Given entries section start
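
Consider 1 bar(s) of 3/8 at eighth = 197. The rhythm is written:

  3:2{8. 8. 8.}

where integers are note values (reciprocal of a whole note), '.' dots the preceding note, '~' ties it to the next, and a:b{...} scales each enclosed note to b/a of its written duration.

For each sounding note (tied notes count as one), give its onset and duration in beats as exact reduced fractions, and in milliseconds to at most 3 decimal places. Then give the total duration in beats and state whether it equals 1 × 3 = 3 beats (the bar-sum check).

1) 0.0ms=0b +304.569ms=1b
2) 304.569ms=1b +304.569ms=1b
3) 609.137ms=2b +304.569ms=1b
Σ=3b of 3 (197bpm 3/8) — PASS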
Given entries section end
#### Instructions to follow:
Each line of the records that contains the string "written" must be copied.

#### Finished exercise:
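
Consider 1 bar(s) of 3/8 at eighth = 197. The rhythm is written:
where integers are note values (reciprocal of a whole note), '.' dots the preceding note, '~' ties it to the next, and a:b{...} scales each enclosed note to b/a of its written duration.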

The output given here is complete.